Source data>

------------------------------

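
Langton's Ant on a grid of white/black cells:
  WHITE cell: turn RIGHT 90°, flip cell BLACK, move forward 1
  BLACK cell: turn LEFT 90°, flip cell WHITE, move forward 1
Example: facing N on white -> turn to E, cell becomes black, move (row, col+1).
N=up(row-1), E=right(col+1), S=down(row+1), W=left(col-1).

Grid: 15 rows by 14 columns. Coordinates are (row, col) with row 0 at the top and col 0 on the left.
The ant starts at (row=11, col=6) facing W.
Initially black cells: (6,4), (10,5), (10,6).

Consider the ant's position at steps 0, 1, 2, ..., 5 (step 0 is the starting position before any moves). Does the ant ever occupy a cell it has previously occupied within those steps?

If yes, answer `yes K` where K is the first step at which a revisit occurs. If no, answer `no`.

Step 1: on WHITE (11,6): turn R to N, flip to black, move to (10,6). |black|=4 — new cell
Step 2: on BLACK (10,6): turn L to W, flip to white, move to (10,5). |black|=3 — new cell
Step 3: on BLACK (10,5): turn L to S, flip to white, move to (11,5). |black|=2 — new cell
Step 4: on WHITE (11,5): turn R to W, flip to black, move to (11,4). |black|=3 — new cell
Step 5: on WHITE (11,4): turn R to N, flip to black, move to (10,4). |black|=4 — new cell
No revisit within 5 steps.

Answer: no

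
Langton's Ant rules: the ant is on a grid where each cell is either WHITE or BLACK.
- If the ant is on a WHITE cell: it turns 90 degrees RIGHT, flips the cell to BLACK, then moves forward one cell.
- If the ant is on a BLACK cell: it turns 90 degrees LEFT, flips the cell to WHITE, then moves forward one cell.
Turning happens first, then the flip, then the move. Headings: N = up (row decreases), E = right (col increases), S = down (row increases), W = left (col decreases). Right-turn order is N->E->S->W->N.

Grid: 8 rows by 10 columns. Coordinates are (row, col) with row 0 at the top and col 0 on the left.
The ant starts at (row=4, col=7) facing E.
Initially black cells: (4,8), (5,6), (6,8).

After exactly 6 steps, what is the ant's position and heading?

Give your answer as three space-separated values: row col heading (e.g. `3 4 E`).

Answer: 5 6 E

Derivation:
Step 1: on WHITE (4,7): turn R to S, flip to black, move to (5,7). |black|=4
Step 2: on WHITE (5,7): turn R to W, flip to black, move to (5,6). |black|=5
Step 3: on BLACK (5,6): turn L to S, flip to white, move to (6,6). |black|=4
Step 4: on WHITE (6,6): turn R to W, flip to black, move to (6,5). |black|=5
Step 5: on WHITE (6,5): turn R to N, flip to black, move to (5,5). |black|=6
Step 6: on WHITE (5,5): turn R to E, flip to black, move to (5,6). |black|=7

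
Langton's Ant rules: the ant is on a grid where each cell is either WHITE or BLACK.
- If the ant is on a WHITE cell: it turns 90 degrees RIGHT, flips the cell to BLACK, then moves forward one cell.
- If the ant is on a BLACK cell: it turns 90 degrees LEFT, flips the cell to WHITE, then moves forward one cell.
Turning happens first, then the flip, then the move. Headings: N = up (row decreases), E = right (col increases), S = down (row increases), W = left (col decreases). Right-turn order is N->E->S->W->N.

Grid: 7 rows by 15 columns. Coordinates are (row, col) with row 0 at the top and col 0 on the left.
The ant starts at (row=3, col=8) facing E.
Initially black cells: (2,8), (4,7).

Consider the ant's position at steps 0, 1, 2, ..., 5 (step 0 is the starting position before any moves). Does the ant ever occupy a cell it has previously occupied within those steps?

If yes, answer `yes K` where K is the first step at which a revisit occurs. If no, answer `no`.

Step 1: on WHITE (3,8): turn R to S, flip to black, move to (4,8). |black|=3 — new cell
Step 2: on WHITE (4,8): turn R to W, flip to black, move to (4,7). |black|=4 — new cell
Step 3: on BLACK (4,7): turn L to S, flip to white, move to (5,7). |black|=3 — new cell
Step 4: on WHITE (5,7): turn R to W, flip to black, move to (5,6). |black|=4 — new cell
Step 5: on WHITE (5,6): turn R to N, flip to black, move to (4,6). |black|=5 — new cell
No revisit within 5 steps.

Answer: no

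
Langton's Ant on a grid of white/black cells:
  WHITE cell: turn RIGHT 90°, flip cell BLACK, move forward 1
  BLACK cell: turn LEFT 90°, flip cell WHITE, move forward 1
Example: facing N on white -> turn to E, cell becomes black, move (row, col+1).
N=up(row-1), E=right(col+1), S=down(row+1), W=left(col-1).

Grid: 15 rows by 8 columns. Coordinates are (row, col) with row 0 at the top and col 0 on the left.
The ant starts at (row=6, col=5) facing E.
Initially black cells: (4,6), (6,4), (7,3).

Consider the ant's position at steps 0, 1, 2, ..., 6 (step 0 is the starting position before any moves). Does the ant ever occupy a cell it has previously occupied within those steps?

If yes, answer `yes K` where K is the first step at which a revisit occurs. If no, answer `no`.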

------------------------------

Line by line, copy the data above.

Solution to this task>
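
Langton's Ant on a grid of white/black cells:
  WHITE cell: turn RIGHT 90°, flip cell BLACK, move forward 1
  BLACK cell: turn LEFT 90°, flip cell WHITE, move forward 1
Example: facing N on white -> turn to E, cell becomes black, move (row, col+1).
N=up(row-1), E=right(col+1), S=down(row+1), W=left(col-1).

Grid: 15 rows by 14 columns. Coordinates are (row, col) with row 0 at the top and col 0 on the left.
The ant starts at (row=11, col=6) facing W.
Initially black cells: (6,4), (10,5), (10,6).

Consider the ant's position at steps 0, 1, 2, ..., 5 (step 0 is the starting position before any moves). Does the ant ever occupy a cell it has previously occupied within those steps?

If yes, answer `yes K` where K is the first step at which a revisit occurs. If no, answer `no`.

Step 1: on WHITE (11,6): turn R to N, flip to black, move to (10,6). |black|=4 — new cell
Step 2: on BLACK (10,6): turn L to W, flip to white, move to (10,5). |black|=3 — new cell
Step 3: on BLACK (10,5): turn L to S, flip to white, move to (11,5). |black|=2 — new cell
Step 4: on WHITE (11,5): turn R to W, flip to black, move to (11,4). |black|=3 — new cell
Step 5: on WHITE (11,4): turn R to N, flip to black, move to (10,4). |black|=4 — new cell
No revisit within 5 steps.

Answer: no

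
Langton's Ant rules: the ant is on a grid where each cell is either WHITE or BLACK.
- If the ant is on a WHITE cell: it turns 90 degrees RIGHT, flips the cell to BLACK, then moves forward one cell.
- If the ant is on a BLACK cell: it turns 90 degrees LEFT, flips the cell to WHITE, then moves forward one cell.
Turning happens first, then the flip, then the move. Headings: N = up (row decreases), E = right (col increases), S = down (row increases), W = left (col decreases). Right-turn order is N->E->S->W->N.

Grid: 8 rows by 10 columns. Coordinates are (row, col) with row 0 at the top and col 0 on the left.
The ant starts at (row=4, col=7) facing E.
Initially black cells: (4,8), (5,6), (6,8).

After exactly 6 steps, what is the ant's position and heading?

Give your answer as three space-separated values: row col heading (e.g. `3 4 E`).

Answer: 5 6 E

Derivation:
Step 1: on WHITE (4,7): turn R to S, flip to black, move to (5,7). |black|=4
Step 2: on WHITE (5,7): turn R to W, flip to black, move to (5,6). |black|=5
Step 3: on BLACK (5,6): turn L to S, flip to white, move to (6,6). |black|=4
Step 4: on WHITE (6,6): turn R to W, flip to black, move to (6,5). |black|=5
Step 5: on WHITE (6,5): turn R to N, flip to black, move to (5,5). |black|=6
Step 6: on WHITE (5,5): turn R to E, flip to black, move to (5,6). |black|=7

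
Langton's Ant rules: the ant is on a grid where each cell is either WHITE or BLACK.
- If the ant is on a WHITE cell: it turns 90 degrees RIGHT, flips the cell to BLACK, then moves forward one cell.
- If the ant is on a BLACK cell: it turns 90 degrees LEFT, flips the cell to WHITE, then moves forward one cell.
Turning happens first, then the flip, then the move. Headings: N = up (row decreases), E = right (col increases), S = down (row increases), W = left (col decreases). Right-turn order is N->E->S->W->N.

Grid: 7 rows by 15 columns. Coordinates are (row, col) with row 0 at the top and col 0 on the left.
The ant starts at (row=3, col=8) facing E.
Initially black cells: (2,8), (4,7).

Consider the ant's position at steps 0, 1, 2, ..., 5 (step 0 is the starting position before any moves). Does the ant ever occupy a cell it has previously occupied within those steps?

If yes, answer `yes K` where K is the first step at which a revisit occurs. If no, answer `no`.

Step 1: on WHITE (3,8): turn R to S, flip to black, move to (4,8). |black|=3 — new cell
Step 2: on WHITE (4,8): turn R to W, flip to black, move to (4,7). |black|=4 — new cell
Step 3: on BLACK (4,7): turn L to S, flip to white, move to (5,7). |black|=3 — new cell
Step 4: on WHITE (5,7): turn R to W, flip to black, move to (5,6). |black|=4 — new cell
Step 5: on WHITE (5,6): turn R to N, flip to black, move to (4,6). |black|=5 — new cell
No revisit within 5 steps.

Answer: no

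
Langton's Ant on a grid of white/black cells:
  WHITE cell: turn RIGHT 90°, flip cell BLACK, move forward 1
  BLACK cell: turn LEFT 90°, flip cell WHITE, move forward 1
Example: facing N on white -> turn to E, cell becomes black, move (row, col+1).
N=up(row-1), E=right(col+1), S=down(row+1), W=left(col-1).

Grid: 15 rows by 8 columns. Coordinates are (row, col) with row 0 at the top and col 0 on the left.
The ant starts at (row=6, col=5) facing E.
Initially black cells: (4,6), (6,4), (7,3).

Consider the ant's position at steps 0, 1, 2, ..., 6 (step 0 is the starting position before any moves). Does the ant ever occupy a cell it has previously occupied within those steps?

If yes, answer `yes K` where K is the first step at which a revisit occurs. If no, answer `no`.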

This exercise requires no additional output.